(Task input begins)

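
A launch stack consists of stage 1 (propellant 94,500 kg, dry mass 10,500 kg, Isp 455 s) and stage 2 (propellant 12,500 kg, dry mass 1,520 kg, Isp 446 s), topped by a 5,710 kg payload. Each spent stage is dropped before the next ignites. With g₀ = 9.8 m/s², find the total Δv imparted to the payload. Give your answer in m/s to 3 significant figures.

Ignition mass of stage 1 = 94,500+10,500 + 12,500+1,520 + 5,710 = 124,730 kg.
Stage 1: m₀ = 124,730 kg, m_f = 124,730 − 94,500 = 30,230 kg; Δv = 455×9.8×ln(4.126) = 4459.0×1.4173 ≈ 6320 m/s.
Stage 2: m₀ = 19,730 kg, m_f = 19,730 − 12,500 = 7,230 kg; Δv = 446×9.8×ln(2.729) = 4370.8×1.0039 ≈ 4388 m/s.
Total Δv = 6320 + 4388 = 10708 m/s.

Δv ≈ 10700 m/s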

(Task input ends)

(Directions): Return the listing in full, matching each word exactly.

(Exercise result):
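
A launch stack consists of stage 1 (propellant 94,500 kg, dry mass 10,500 kg, Isp 455 s) and stage 2 (propellant 12,500 kg, dry mass 1,520 kg, Isp 446 s), topped by a 5,710 kg payload. Each spent stage is dropped before the next ignites. With g₀ = 9.8 m/s², find the total Δv imparted to the payload. Give your answer in m/s to 3 significant figures.

Ignition mass of stage 1 = 94,500+10,500 + 12,500+1,520 + 5,710 = 124,730 kg.
Stage 1: m₀ = 124,730 kg, m_f = 124,730 − 94,500 = 30,230 kg; Δv = 455×9.8×ln(4.126) = 4459.0×1.4173 ≈ 6320 m/s.
Stage 2: m₀ = 19,730 kg, m_f = 19,730 − 12,500 = 7,230 kg; Δv = 446×9.8×ln(2.729) = 4370.8×1.0039 ≈ 4388 m/s.
Total Δv = 6320 + 4388 = 10708 m/s.

Δv ≈ 10700 m/s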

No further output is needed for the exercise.